Prompt = In the data below, the answer is the run of lines from the line containing "Given longitudes 96.08°E" through the line containing "A courier route", both included; print it exactly and nothing else.

(Dataset entries)
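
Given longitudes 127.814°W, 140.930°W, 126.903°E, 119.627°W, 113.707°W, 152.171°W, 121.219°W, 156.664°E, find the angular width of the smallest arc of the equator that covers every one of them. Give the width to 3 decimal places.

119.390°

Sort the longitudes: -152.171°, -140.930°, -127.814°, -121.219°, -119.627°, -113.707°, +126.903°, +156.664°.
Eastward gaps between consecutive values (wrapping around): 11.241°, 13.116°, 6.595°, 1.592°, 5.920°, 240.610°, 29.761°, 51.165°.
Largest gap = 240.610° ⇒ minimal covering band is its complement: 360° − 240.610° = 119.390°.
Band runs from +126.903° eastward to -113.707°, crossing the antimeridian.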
==
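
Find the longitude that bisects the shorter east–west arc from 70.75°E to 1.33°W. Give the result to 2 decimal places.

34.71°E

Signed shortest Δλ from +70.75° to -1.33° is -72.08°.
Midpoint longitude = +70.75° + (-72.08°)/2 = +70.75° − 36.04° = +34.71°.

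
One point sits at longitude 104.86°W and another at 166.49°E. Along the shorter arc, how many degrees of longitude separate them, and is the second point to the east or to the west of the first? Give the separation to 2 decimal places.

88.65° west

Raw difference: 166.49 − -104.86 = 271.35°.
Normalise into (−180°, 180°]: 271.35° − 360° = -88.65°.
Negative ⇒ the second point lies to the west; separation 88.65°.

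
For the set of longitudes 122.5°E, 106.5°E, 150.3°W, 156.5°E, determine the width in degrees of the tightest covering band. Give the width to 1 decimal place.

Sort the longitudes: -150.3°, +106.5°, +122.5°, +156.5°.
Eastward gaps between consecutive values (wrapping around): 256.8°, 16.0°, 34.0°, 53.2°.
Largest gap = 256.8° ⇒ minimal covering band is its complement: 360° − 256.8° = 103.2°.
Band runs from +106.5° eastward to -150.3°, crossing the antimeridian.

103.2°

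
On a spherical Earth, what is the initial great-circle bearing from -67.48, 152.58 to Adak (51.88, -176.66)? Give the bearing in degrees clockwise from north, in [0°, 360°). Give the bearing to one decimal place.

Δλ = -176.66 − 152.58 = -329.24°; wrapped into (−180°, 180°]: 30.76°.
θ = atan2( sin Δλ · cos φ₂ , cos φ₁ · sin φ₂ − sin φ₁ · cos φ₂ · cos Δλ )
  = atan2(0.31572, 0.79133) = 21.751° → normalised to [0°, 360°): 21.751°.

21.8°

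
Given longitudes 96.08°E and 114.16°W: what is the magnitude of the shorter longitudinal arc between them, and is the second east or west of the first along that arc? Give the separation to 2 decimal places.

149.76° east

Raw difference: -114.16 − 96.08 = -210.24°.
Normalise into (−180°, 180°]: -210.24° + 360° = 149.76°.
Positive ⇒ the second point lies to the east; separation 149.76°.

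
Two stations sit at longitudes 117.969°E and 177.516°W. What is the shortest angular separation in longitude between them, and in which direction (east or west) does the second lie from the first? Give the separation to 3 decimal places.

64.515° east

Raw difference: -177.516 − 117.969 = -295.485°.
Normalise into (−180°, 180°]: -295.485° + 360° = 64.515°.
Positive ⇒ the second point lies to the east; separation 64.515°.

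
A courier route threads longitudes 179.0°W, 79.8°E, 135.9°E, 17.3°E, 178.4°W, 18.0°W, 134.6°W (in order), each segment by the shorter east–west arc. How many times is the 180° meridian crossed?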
--
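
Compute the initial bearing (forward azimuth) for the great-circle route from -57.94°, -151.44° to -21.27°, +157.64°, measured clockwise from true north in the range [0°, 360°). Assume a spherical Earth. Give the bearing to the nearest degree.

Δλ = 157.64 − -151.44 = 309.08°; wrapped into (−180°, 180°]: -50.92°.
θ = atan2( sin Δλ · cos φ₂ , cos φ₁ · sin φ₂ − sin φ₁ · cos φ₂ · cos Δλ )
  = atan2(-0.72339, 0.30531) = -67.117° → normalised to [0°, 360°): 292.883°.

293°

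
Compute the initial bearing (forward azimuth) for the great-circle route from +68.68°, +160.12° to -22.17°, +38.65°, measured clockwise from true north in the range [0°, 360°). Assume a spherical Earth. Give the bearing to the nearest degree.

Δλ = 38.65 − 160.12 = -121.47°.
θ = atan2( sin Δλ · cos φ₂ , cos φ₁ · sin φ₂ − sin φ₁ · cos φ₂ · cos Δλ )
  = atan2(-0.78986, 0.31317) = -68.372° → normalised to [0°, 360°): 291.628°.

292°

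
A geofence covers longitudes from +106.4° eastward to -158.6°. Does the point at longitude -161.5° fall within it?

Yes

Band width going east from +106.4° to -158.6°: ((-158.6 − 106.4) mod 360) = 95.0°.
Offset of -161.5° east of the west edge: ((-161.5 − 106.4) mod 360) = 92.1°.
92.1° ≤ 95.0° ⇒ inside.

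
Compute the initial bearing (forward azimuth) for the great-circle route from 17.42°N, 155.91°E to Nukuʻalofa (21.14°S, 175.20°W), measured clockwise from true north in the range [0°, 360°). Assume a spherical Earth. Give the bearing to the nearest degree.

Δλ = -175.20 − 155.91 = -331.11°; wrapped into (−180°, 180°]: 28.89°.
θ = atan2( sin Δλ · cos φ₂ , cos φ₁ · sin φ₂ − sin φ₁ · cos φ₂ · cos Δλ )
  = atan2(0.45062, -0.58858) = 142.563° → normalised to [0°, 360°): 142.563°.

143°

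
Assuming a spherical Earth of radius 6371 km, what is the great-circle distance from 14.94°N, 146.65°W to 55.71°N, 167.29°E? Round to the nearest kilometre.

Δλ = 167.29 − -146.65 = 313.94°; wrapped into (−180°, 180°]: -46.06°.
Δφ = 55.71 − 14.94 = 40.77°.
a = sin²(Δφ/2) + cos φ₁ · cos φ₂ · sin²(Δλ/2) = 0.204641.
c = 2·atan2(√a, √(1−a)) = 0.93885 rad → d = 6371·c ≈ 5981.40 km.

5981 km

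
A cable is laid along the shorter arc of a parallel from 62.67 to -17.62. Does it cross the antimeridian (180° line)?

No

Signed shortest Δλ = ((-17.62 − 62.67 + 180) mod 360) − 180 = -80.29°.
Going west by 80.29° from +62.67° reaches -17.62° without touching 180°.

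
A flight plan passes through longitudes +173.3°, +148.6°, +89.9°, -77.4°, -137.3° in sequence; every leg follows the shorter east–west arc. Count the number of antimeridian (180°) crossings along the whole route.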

Result for this exercise =
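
Given longitudes 96.08°E and 114.16°W: what is the magnitude of the shorter longitudinal arc between them, and is the second east or west of the first along that arc? Give the separation to 2 decimal places.

149.76° east

Raw difference: -114.16 − 96.08 = -210.24°.
Normalise into (−180°, 180°]: -210.24° + 360° = 149.76°.
Positive ⇒ the second point lies to the east; separation 149.76°.

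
Two stations sit at longitudes 117.969°E and 177.516°W. What is the shortest angular separation in longitude between them, and in which direction (east or west) does the second lie from the first? Give the separation to 3 decimal places.

64.515° east

Raw difference: -177.516 − 117.969 = -295.485°.
Normalise into (−180°, 180°]: -295.485° + 360° = 64.515°.
Positive ⇒ the second point lies to the east; separation 64.515°.

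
A courier route threads longitudes 179.0°W, 79.8°E, 135.9°E, 17.3°E, 178.4°W, 18.0°W, 134.6°W (in order), each segment by the shorter east–west arc. How many times is the 180° meridian crossed?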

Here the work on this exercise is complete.